* [WHAT THE TASK ASKS]:
Each entry below has to be written out again exactly.

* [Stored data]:
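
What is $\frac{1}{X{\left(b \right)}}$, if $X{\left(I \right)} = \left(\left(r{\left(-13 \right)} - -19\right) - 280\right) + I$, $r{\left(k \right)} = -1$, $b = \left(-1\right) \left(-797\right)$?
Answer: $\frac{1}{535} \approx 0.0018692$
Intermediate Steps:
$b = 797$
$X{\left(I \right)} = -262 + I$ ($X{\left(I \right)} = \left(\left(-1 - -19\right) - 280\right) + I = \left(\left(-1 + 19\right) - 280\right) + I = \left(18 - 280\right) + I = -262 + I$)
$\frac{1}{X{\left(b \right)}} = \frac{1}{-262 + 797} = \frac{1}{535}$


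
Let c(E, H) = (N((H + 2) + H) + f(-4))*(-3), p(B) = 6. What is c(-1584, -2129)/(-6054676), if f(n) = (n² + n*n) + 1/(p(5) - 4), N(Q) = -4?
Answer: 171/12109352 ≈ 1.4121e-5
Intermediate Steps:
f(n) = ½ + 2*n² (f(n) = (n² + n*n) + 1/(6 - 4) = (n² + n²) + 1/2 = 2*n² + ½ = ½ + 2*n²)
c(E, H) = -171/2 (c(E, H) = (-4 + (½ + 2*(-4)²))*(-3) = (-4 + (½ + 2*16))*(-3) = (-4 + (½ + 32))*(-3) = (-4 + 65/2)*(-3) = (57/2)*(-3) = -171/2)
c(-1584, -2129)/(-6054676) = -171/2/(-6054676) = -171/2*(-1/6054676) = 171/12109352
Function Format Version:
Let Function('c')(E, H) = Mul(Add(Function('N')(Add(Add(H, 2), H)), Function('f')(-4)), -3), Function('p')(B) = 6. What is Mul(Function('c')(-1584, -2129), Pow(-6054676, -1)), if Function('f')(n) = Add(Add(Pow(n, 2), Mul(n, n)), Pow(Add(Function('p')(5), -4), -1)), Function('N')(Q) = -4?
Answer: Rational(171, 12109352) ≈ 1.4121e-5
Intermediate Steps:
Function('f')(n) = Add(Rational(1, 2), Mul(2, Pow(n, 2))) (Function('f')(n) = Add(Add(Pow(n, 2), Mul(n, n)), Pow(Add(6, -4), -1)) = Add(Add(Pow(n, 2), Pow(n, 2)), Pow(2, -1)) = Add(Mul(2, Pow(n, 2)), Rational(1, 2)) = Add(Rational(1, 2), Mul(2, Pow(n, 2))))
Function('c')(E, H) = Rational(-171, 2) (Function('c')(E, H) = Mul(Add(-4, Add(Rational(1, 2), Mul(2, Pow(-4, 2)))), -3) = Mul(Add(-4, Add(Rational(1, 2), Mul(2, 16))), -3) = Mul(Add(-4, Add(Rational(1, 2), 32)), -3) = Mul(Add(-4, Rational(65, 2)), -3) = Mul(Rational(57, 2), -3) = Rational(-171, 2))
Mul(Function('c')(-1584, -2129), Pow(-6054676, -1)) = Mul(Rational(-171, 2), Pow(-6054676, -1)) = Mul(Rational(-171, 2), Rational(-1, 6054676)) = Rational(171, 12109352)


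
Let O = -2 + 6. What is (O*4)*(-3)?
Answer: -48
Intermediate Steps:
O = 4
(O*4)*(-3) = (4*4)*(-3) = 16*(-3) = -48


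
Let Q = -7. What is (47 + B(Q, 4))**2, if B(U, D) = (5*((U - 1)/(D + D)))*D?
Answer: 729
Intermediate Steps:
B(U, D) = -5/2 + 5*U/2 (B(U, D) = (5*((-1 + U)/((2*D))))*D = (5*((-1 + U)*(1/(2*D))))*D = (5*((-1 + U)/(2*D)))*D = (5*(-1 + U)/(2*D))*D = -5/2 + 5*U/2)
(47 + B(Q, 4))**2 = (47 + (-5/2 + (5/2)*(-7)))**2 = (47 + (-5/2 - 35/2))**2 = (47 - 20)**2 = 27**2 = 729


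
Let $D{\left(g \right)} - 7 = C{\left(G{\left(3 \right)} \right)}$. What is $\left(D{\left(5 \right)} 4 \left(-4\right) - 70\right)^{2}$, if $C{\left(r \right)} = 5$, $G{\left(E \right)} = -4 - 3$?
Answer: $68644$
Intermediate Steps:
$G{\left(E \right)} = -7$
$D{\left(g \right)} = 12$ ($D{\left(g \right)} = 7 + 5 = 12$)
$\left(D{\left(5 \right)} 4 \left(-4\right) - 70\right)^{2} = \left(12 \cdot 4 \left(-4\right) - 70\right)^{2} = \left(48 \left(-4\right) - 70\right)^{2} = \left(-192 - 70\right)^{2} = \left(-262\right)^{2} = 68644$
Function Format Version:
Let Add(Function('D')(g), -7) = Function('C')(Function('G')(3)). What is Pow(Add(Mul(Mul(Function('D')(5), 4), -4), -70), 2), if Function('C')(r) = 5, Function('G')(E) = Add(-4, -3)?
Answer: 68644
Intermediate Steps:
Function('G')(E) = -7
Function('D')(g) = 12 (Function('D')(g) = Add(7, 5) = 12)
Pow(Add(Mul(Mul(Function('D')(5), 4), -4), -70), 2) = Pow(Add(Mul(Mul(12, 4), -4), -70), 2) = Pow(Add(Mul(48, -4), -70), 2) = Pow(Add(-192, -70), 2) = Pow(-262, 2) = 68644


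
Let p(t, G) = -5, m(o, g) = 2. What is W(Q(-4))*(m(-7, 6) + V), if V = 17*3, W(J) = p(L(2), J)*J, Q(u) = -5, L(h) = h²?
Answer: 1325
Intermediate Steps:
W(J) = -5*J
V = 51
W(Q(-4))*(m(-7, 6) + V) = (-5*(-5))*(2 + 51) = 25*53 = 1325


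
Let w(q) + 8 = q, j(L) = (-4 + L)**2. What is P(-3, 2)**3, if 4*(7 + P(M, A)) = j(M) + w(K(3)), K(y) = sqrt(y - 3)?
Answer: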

* [REPLY]:
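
What is $\frac{1}{X{\left(b \right)}}$, if $X{\left(I \right)} = \left(\left(r{\left(-13 \right)} - -19\right) - 280\right) + I$, $r{\left(k \right)} = -1$, $b = \left(-1\right) \left(-797\right)$?
Answer: $\frac{1}{535} \approx 0.0018692$
Intermediate Steps:
$b = 797$
$X{\left(I \right)} = -262 + I$ ($X{\left(I \right)} = \left(\left(-1 - -19\right) - 280\right) + I = \left(\left(-1 + 19\right) - 280\right) + I = \left(18 - 280\right) + I = -262 + I$)
$\frac{1}{X{\left(b \right)}} = \frac{1}{-262 + 797} = \frac{1}{535}$


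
Let c(E, H) = (N((H + 2) + H) + f(-4))*(-3), p(B) = 6. What is c(-1584, -2129)/(-6054676), if f(n) = (n² + n*n) + 1/(p(5) - 4), N(Q) = -4?
Answer: 171/12109352 ≈ 1.4121e-5
Intermediate Steps:
f(n) = ½ + 2*n² (f(n) = (n² + n*n) + 1/(6 - 4) = (n² + n²) + 1/2 = 2*n² + ½ = ½ + 2*n²)
c(E, H) = -171/2 (c(E, H) = (-4 + (½ + 2*(-4)²))*(-3) = (-4 + (½ + 2*16))*(-3) = (-4 + (½ + 32))*(-3) = (-4 + 65/2)*(-3) = (57/2)*(-3) = -171/2)
c(-1584, -2129)/(-6054676) = -171/2/(-6054676) = -171/2*(-1/6054676) = 171/12109352
Function Format Version:
Let Function('c')(E, H) = Mul(Add(Function('N')(Add(Add(H, 2), H)), Function('f')(-4)), -3), Function('p')(B) = 6. What is Mul(Function('c')(-1584, -2129), Pow(-6054676, -1)), if Function('f')(n) = Add(Add(Pow(n, 2), Mul(n, n)), Pow(Add(Function('p')(5), -4), -1)), Function('N')(Q) = -4?
Answer: Rational(171, 12109352) ≈ 1.4121e-5
Intermediate Steps:
Function('f')(n) = Add(Rational(1, 2), Mul(2, Pow(n, 2))) (Function('f')(n) = Add(Add(Pow(n, 2), Mul(n, n)), Pow(Add(6, -4), -1)) = Add(Add(Pow(n, 2), Pow(n, 2)), Pow(2, -1)) = Add(Mul(2, Pow(n, 2)), Rational(1, 2)) = Add(Rational(1, 2), Mul(2, Pow(n, 2))))
Function('c')(E, H) = Rational(-171, 2) (Function('c')(E, H) = Mul(Add(-4, Add(Rational(1, 2), Mul(2, Pow(-4, 2)))), -3) = Mul(Add(-4, Add(Rational(1, 2), Mul(2, 16))), -3) = Mul(Add(-4, Add(Rational(1, 2), 32)), -3) = Mul(Add(-4, Rational(65, 2)), -3) = Mul(Rational(57, 2), -3) = Rational(-171, 2))
Mul(Function('c')(-1584, -2129), Pow(-6054676, -1)) = Mul(Rational(-171, 2), Pow(-6054676, -1)) = Mul(Rational(-171, 2), Rational(-1, 6054676)) = Rational(171, 12109352)


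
Let O = -2 + 6. What is (O*4)*(-3)?
Answer: -48
Intermediate Steps:
O = 4
(O*4)*(-3) = (4*4)*(-3) = 16*(-3) = -48


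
Let Q = -7. What is (47 + B(Q, 4))**2, if B(U, D) = (5*((U - 1)/(D + D)))*D?
Answer: 729
Intermediate Steps:
B(U, D) = -5/2 + 5*U/2 (B(U, D) = (5*((-1 + U)/((2*D))))*D = (5*((-1 + U)*(1/(2*D))))*D = (5*((-1 + U)/(2*D)))*D = (5*(-1 + U)/(2*D))*D = -5/2 + 5*U/2)
(47 + B(Q, 4))**2 = (47 + (-5/2 + (5/2)*(-7)))**2 = (47 + (-5/2 - 35/2))**2 = (47 - 20)**2 = 27**2 = 729


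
Let $D{\left(g \right)} - 7 = C{\left(G{\left(3 \right)} \right)}$. What is $\left(D{\left(5 \right)} 4 \left(-4\right) - 70\right)^{2}$, if $C{\left(r \right)} = 5$, $G{\left(E \right)} = -4 - 3$?
Answer: $68644$
Intermediate Steps:
$G{\left(E \right)} = -7$
$D{\left(g \right)} = 12$ ($D{\left(g \right)} = 7 + 5 = 12$)
$\left(D{\left(5 \right)} 4 \left(-4\right) - 70\right)^{2} = \left(12 \cdot 4 \left(-4\right) - 70\right)^{2} = \left(48 \left(-4\right) - 70\right)^{2} = \left(-192 - 70\right)^{2} = \left(-262\right)^{2} = 68644$
Function Format Version:
Let Add(Function('D')(g), -7) = Function('C')(Function('G')(3)). What is Pow(Add(Mul(Mul(Function('D')(5), 4), -4), -70), 2), if Function('C')(r) = 5, Function('G')(E) = Add(-4, -3)?
Answer: 68644
Intermediate Steps:
Function('G')(E) = -7
Function('D')(g) = 12 (Function('D')(g) = Add(7, 5) = 12)
Pow(Add(Mul(Mul(Function('D')(5), 4), -4), -70), 2) = Pow(Add(Mul(Mul(12, 4), -4), -70), 2) = Pow(Add(Mul(48, -4), -70), 2) = Pow(Add(-192, -70), 2) = Pow(-262, 2) = 68644


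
Let p(t, G) = -5, m(o, g) = 2. What is W(Q(-4))*(m(-7, 6) + V), if V = 17*3, W(J) = p(L(2), J)*J, Q(u) = -5, L(h) = h²?
Answer: 1325
Intermediate Steps:
W(J) = -5*J
V = 51
W(Q(-4))*(m(-7, 6) + V) = (-5*(-5))*(2 + 51) = 25*53 = 1325


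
Let w(q) + 8 = q, j(L) = (-4 + L)**2. What is P(-3, 2)**3, if 4*(7 + P(M, A)) = j(M) + w(K(3)), K(y) = sqrt(y - 3)?
Answer: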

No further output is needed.